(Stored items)
--

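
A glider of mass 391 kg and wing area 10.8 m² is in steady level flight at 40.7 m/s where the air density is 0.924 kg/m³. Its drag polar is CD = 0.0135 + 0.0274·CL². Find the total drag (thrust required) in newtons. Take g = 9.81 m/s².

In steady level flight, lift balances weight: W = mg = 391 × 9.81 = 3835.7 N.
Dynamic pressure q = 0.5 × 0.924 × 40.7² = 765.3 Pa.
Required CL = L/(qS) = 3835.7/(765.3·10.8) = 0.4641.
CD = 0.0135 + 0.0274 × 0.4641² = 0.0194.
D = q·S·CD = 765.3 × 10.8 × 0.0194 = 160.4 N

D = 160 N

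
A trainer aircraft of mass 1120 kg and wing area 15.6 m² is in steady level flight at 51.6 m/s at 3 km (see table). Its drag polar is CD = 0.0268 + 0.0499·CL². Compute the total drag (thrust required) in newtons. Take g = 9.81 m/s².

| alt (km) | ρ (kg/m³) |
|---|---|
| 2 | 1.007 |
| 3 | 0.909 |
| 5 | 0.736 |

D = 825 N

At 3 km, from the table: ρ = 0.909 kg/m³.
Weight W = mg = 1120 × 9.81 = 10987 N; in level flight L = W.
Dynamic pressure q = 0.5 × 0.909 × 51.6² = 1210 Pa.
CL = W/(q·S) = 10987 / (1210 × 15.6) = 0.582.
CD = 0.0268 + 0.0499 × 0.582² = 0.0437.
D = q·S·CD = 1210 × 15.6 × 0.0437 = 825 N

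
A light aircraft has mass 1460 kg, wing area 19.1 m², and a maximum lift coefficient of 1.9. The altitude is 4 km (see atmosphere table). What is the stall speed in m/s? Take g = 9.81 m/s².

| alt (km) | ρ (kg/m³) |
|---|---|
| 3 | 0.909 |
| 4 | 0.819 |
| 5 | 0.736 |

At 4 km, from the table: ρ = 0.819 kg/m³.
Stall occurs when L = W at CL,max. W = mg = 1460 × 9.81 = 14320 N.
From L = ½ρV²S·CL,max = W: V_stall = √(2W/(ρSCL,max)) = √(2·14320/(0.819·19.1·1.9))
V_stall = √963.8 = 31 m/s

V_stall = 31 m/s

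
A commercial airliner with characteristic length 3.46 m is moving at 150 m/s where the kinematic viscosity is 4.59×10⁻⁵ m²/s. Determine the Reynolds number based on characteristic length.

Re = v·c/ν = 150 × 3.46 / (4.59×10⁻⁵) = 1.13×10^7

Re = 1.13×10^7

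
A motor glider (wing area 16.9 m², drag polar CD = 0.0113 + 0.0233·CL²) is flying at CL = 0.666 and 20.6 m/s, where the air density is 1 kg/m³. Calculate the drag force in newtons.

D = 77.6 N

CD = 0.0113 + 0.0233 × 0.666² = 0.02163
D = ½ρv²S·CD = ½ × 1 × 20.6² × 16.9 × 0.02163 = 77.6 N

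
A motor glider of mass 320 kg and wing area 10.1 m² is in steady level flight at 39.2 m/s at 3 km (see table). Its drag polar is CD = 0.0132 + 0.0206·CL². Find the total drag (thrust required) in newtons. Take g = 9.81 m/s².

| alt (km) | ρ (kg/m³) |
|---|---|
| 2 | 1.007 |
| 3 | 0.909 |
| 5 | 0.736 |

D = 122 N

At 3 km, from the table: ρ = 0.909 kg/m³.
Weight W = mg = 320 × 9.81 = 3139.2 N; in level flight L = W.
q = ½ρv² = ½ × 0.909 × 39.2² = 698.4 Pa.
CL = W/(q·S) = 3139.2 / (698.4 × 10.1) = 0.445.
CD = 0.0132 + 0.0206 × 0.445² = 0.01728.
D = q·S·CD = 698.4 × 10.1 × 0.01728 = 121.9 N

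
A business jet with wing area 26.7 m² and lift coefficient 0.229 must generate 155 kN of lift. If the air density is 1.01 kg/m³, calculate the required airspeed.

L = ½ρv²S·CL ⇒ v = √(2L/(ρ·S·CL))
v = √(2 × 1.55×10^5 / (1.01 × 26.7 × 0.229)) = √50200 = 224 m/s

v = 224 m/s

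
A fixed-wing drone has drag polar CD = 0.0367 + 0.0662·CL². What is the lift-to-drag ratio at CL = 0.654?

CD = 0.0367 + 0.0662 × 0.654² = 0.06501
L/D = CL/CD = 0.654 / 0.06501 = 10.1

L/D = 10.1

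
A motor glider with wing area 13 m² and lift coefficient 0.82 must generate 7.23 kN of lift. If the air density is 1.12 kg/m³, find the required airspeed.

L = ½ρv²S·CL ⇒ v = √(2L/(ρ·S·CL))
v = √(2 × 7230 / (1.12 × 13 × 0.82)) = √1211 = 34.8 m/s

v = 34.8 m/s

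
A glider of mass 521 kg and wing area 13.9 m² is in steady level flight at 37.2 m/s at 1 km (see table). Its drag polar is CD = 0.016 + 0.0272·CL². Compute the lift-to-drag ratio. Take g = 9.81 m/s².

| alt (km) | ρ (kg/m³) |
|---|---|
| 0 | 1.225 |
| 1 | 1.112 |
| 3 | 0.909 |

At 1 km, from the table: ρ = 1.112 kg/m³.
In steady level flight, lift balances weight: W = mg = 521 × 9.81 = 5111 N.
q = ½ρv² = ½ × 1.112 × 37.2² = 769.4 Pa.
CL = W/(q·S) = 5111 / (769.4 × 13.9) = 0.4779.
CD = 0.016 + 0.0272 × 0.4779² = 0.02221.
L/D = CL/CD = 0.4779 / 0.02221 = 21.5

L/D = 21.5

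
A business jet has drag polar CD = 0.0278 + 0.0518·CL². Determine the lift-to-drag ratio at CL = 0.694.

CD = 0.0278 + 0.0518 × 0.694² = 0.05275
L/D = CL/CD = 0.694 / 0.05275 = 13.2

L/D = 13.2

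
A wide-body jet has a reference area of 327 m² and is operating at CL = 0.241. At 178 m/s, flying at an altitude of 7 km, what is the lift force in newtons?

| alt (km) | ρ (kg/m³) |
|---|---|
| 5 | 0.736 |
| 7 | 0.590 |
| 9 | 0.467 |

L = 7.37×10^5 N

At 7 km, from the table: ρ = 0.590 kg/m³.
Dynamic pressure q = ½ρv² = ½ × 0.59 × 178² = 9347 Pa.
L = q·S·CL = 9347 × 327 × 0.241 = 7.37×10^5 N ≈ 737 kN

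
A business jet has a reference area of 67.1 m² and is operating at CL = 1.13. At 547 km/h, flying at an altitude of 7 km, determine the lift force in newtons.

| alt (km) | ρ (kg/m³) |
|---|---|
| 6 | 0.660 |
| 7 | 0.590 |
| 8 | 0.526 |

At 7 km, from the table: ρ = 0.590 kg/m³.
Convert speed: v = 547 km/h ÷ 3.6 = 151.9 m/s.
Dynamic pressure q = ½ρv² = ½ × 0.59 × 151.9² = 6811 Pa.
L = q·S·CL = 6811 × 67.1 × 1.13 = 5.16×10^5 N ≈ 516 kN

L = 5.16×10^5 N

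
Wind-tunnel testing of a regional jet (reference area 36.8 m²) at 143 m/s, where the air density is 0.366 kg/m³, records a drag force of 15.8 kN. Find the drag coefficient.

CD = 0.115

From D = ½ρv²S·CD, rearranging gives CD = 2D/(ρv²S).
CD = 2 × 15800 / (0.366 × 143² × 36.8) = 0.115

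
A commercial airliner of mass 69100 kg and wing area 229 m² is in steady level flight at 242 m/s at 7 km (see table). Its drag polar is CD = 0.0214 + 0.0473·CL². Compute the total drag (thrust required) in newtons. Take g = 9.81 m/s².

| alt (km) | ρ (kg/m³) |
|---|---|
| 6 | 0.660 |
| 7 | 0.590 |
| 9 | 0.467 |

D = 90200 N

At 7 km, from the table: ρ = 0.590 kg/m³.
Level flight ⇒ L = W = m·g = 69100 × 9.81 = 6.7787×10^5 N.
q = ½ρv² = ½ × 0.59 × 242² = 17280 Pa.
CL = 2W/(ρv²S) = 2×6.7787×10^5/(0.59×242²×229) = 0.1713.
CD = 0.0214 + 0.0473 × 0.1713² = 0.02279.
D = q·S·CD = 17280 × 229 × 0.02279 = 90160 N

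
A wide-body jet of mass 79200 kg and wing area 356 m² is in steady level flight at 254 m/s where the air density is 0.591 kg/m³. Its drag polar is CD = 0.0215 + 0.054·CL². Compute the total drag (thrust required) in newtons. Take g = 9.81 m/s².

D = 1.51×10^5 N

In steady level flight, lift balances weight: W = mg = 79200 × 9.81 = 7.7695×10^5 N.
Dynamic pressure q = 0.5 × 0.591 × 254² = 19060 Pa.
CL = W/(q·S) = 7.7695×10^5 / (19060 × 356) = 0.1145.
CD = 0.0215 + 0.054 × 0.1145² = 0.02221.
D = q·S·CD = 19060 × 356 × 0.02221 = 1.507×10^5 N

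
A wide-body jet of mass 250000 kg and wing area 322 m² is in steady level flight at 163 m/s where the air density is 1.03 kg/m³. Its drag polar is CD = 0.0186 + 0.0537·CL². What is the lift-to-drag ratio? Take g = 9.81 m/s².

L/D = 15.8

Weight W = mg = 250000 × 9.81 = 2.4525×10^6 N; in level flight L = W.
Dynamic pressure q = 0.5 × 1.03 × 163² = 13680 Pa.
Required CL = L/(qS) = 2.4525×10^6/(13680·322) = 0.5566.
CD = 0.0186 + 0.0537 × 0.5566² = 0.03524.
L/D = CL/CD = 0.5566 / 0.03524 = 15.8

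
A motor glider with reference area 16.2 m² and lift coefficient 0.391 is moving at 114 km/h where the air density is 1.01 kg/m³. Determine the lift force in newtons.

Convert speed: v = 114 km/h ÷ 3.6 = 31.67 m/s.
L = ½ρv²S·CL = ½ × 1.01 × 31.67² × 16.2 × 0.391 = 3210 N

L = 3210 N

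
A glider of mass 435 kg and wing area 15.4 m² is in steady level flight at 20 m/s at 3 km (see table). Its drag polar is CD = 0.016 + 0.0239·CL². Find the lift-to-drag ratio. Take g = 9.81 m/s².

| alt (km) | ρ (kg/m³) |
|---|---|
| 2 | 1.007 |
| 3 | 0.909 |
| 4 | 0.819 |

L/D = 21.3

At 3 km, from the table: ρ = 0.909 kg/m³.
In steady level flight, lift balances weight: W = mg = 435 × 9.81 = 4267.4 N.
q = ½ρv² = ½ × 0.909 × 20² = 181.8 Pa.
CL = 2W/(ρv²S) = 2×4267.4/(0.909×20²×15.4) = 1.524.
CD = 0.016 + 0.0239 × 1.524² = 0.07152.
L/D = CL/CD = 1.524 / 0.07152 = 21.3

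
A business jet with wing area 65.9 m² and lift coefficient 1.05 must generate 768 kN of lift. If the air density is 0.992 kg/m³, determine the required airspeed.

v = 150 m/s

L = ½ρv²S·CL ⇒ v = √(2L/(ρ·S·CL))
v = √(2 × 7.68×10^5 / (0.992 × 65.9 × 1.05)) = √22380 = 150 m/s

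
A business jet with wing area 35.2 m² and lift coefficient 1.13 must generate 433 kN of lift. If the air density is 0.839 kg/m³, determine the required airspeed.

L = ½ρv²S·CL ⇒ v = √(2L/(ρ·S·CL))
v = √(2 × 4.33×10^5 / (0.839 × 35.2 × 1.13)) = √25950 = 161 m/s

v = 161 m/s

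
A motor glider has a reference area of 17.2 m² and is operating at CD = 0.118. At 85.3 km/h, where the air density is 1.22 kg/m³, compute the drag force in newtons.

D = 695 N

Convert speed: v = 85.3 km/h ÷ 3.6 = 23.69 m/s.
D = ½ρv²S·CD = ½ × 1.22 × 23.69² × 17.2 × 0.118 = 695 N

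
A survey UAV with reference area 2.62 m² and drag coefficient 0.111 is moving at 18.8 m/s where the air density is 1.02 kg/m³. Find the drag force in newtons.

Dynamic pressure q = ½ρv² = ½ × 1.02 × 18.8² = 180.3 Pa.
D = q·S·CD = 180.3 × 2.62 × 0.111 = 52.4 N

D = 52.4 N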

--

## Exercise directions
Check each line above for the word "altitude" and copy every line that has it.

## Worked solution
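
A light aircraft has mass 1460 kg, wing area 19.1 m², and a maximum lift coefficient of 1.9. The altitude is 4 km (see atmosphere table). What is the stall speed in m/s? Take g = 9.81 m/s².
A wide-body jet has a reference area of 327 m² and is operating at CL = 0.241. At 178 m/s, flying at an altitude of 7 km, what is the lift force in newtons?
A business jet has a reference area of 67.1 m² and is operating at CL = 1.13. At 547 km/h, flying at an altitude of 7 km, determine the lift force in newtons.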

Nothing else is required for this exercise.